**WORK REQUEST:**
Taking the line with "Site investigation for" as the first and the last line of the entries as the final one, copy that span exactly.

**Records drawn from a dataset:**
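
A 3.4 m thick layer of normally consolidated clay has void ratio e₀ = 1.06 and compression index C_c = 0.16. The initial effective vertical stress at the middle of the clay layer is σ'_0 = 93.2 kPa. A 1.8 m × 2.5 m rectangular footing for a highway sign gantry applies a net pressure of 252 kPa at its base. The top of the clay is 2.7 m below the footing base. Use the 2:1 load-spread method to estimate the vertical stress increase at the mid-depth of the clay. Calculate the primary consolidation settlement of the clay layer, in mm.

S_c ≈ 28.7 mm

Mid-depth of clay below the footing base: z = 2.7 + 3.4/2 = 4.4 m.
Stress increase at mid-clay by the 2:1 spreading method:
Δσ = qBL/((B+z)(L+z)) = 252×1.8×2.5/((1.8+4.4)(2.5+4.4)) = 26.508 kPa
Final effective stress: σ'_f = σ'_0 + Δσ = 93.2 + 26.508 = 119.71 kPa.
Normally consolidated clay, so the full stress increment lies on the virgin compression line:
S_c = C_c·H/(1+e₀)·log₁₀(σ'_f/σ'_0) = 0.16×3.4/(1+1.06)×log₁₀(119.71/93.2)
    = 0.26408 × 0.10871 = 0.02871 m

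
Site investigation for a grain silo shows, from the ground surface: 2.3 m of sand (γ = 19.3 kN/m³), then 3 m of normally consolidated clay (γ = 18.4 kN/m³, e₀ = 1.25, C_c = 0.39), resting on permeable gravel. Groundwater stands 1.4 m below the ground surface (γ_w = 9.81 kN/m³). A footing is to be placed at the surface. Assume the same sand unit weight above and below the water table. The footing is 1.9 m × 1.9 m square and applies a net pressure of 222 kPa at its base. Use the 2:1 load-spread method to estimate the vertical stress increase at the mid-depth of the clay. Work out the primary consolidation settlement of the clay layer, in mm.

Mid-depth of clay below the ground surface: z = 2.3 + 3/2 = 3.8 m.
Total vertical stress at mid-clay: σ_v = 19.3×2.3 + 18.4×1.5 = 71.99 kPa.
Pore pressure: u = 9.81×(3.8 − 1.4) = 23.544 kPa.
Initial effective stress: σ'_0 = σ_v − u = 71.99 − 23.544 = 48.446 kPa.
Stress increase at mid-clay by the 2:1 spreading method:
Δσ = qBL/((B+z)(L+z)) = 222×1.9×1.9/((1.9+3.8)(1.9+3.8)) = 24.667 kPa
Final effective stress: σ'_f = σ'_0 + Δσ = 48.446 + 24.667 = 73.113 kPa.
Normally consolidated clay, so the full stress increment lies on the virgin compression line:
S_c = C_c·H/(1+e₀)·log₁₀(σ'_f/σ'_0) = 0.39×3/(1+1.25)×log₁₀(73.113/48.446)
    = 0.52 × 0.17874 = 0.09294 m

S_c ≈ 92.9 mm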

**WRITTEN SOLUTION:**
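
Site investigation for a grain silo shows, from the ground surface: 2.3 m of sand (γ = 19.3 kN/m³), then 3 m of normally consolidated clay (γ = 18.4 kN/m³, e₀ = 1.25, C_c = 0.39), resting on permeable gravel. Groundwater stands 1.4 m below the ground surface (γ_w = 9.81 kN/m³). A footing is to be placed at the surface. Assume the same sand unit weight above and below the water table. The footing is 1.9 m × 1.9 m square and applies a net pressure of 222 kPa at its base. Use the 2:1 load-spread method to estimate the vertical stress increase at the mid-depth of the clay. Work out the primary consolidation settlement of the clay layer, in mm.

Mid-depth of clay below the ground surface: z = 2.3 + 3/2 = 3.8 m.
Total vertical stress at mid-clay: σ_v = 19.3×2.3 + 18.4×1.5 = 71.99 kPa.
Pore pressure: u = 9.81×(3.8 − 1.4) = 23.544 kPa.
Initial effective stress: σ'_0 = σ_v − u = 71.99 − 23.544 = 48.446 kPa.
Stress increase at mid-clay by the 2:1 spreading method:
Δσ = qBL/((B+z)(L+z)) = 222×1.9×1.9/((1.9+3.8)(1.9+3.8)) = 24.667 kPa
Final effective stress: σ'_f = σ'_0 + Δσ = 48.446 + 24.667 = 73.113 kPa.
Normally consolidated clay, so the full stress increment lies on the virgin compression line:
S_c = C_c·H/(1+e₀)·log₁₀(σ'_f/σ'_0) = 0.39×3/(1+1.25)×log₁₀(73.113/48.446)
    = 0.52 × 0.17874 = 0.09294 m

S_c ≈ 92.9 mm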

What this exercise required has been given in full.